Problem to solve — Reproduce exactly the lines below from the one containing "0 = 10*m + 5*u" through the one containing "d/da [(-a - 4)/(a - 2)] = 6/(a - 2)^2", including both, and nothing else.

Dataset entries
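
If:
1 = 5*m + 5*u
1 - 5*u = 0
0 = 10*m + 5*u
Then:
No Solution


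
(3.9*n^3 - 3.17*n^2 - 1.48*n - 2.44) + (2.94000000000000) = 3.9*n^3 - 3.17*n^2 - 1.48*n + 0.5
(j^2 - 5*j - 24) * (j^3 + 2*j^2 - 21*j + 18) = j^5 - 3*j^4 - 55*j^3 + 75*j^2 + 414*j - 432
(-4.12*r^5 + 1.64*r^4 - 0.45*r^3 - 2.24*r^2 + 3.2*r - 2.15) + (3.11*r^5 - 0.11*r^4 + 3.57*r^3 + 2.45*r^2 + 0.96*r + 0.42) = -1.01*r^5 + 1.53*r^4 + 3.12*r^3 + 0.21*r^2 + 4.16*r - 1.73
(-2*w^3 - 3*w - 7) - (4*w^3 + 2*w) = -6*w^3 - 5*w - 7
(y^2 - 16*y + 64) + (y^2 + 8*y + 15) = 2*y^2 - 8*y + 79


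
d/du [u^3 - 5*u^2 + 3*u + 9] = 3*u^2 - 10*u + 3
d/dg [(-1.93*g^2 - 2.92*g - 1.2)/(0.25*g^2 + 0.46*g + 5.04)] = (-0.1578*g^2 - 18.8544*g - 14.1648)/(0.0625*g^4 + 0.23*g^3 + 2.7316*g^2 + 4.6368*g + 25.4016)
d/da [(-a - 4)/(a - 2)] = 6/(a - 2)^2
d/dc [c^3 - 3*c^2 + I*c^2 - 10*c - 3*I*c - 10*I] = 3*c^2 + 2*c*(-3 + I) - 10 - 3*I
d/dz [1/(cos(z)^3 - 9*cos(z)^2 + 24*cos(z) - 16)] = 3*(cos(z) - 2)*sin(z)/((cos(z) - 4)^3*(cos(z) - 1)^2)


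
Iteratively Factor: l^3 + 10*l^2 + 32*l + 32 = (l + 4)*(l^2 + 6*l + 8) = (l + 4)^2*(l + 2)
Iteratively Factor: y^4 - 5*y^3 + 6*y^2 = (y)*(y^3 - 5*y^2 + 6*y) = y^2*(y^2 - 5*y + 6) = y^2*(y - 2)*(y - 3)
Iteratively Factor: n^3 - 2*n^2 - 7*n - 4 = (n + 1)*(n^2 - 3*n - 4) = (n + 1)^2*(n - 4)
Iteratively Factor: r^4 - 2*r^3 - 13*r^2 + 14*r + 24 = (r + 1)*(r^3 - 3*r^2 - 10*r + 24) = (r - 2)*(r + 1)*(r^2 - r - 12) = (r - 2)*(r + 1)*(r + 3)*(r - 4)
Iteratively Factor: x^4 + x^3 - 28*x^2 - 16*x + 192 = (x - 4)*(x^3 + 5*x^2 - 8*x - 48) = (x - 4)*(x + 4)*(x^2 + x - 12) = (x - 4)*(x + 4)^2*(x - 3)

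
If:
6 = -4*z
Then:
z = -3/2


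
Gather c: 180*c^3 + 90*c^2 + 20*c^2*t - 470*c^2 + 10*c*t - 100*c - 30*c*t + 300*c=180*c^3 + c^2*(20*t - 380) + c*(200 - 20*t)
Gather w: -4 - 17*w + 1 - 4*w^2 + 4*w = -4*w^2 - 13*w - 3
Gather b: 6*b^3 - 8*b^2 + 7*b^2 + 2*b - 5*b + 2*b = 6*b^3 - b^2 - b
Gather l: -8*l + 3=3 - 8*l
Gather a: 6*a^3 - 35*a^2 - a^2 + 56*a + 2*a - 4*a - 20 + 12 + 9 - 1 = 6*a^3 - 36*a^2 + 54*a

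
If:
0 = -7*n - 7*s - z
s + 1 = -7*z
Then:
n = 48*z/7 + 1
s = -7*z - 1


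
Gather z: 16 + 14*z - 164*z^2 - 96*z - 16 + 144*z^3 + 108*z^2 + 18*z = 144*z^3 - 56*z^2 - 64*z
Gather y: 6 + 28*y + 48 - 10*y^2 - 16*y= -10*y^2 + 12*y + 54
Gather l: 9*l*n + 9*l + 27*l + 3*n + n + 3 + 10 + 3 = l*(9*n + 36) + 4*n + 16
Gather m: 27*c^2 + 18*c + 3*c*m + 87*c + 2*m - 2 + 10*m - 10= 27*c^2 + 105*c + m*(3*c + 12) - 12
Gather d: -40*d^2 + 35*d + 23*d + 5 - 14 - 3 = -40*d^2 + 58*d - 12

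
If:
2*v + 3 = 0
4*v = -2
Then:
No Solution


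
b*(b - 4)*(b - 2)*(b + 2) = b^4 - 4*b^3 - 4*b^2 + 16*b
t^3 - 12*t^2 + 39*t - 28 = (t - 7)*(t - 4)*(t - 1)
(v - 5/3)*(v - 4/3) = v^2 - 3*v + 20/9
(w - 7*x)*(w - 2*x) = w^2 - 9*w*x + 14*x^2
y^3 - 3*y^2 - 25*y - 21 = (y - 7)*(y + 1)*(y + 3)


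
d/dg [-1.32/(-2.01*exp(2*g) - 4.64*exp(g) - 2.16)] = (-5.3064*exp(g) - 6.1248)*exp(g)/(2.01*exp(2*g) + 4.64*exp(g) + 2.16)^2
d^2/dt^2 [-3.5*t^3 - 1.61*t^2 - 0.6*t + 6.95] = -21.0*t - 3.22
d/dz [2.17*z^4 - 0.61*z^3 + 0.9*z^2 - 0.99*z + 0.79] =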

Answer area —
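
0 = 10*m + 5*u
Then:
No Solution


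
(3.9*n^3 - 3.17*n^2 - 1.48*n - 2.44) + (2.94000000000000) = 3.9*n^3 - 3.17*n^2 - 1.48*n + 0.5
(j^2 - 5*j - 24) * (j^3 + 2*j^2 - 21*j + 18) = j^5 - 3*j^4 - 55*j^3 + 75*j^2 + 414*j - 432
(-4.12*r^5 + 1.64*r^4 - 0.45*r^3 - 2.24*r^2 + 3.2*r - 2.15) + (3.11*r^5 - 0.11*r^4 + 3.57*r^3 + 2.45*r^2 + 0.96*r + 0.42) = -1.01*r^5 + 1.53*r^4 + 3.12*r^3 + 0.21*r^2 + 4.16*r - 1.73
(-2*w^3 - 3*w - 7) - (4*w^3 + 2*w) = -6*w^3 - 5*w - 7
(y^2 - 16*y + 64) + (y^2 + 8*y + 15) = 2*y^2 - 8*y + 79


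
d/du [u^3 - 5*u^2 + 3*u + 9] = 3*u^2 - 10*u + 3
d/dg [(-1.93*g^2 - 2.92*g - 1.2)/(0.25*g^2 + 0.46*g + 5.04)] = (-0.1578*g^2 - 18.8544*g - 14.1648)/(0.0625*g^4 + 0.23*g^3 + 2.7316*g^2 + 4.6368*g + 25.4016)
d/da [(-a - 4)/(a - 2)] = 6/(a - 2)^2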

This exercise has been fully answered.